### [What to produce]
The answer must be an exact reproduction of all the entries.

*** Opening of Data shown ***

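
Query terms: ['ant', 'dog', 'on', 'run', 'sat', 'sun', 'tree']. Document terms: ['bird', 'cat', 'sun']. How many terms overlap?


Query terms: ['ant', 'dog', 'on', 'run', 'sat', 'sun', 'tree']
Document terms: ['bird', 'cat', 'sun']
Common terms: ['sun']
Overlap count = 1

1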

*** Close of Data shown ***

### [Response to the task]
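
Query terms: ['ant', 'dog', 'on', 'run', 'sat', 'sun', 'tree']. Document terms: ['bird', 'cat', 'sun']. How many terms overlap?


Query terms: ['ant', 'dog', 'on', 'run', 'sat', 'sun', 'tree']
Document terms: ['bird', 'cat', 'sun']
Common terms: ['sun']
Overlap count = 1

1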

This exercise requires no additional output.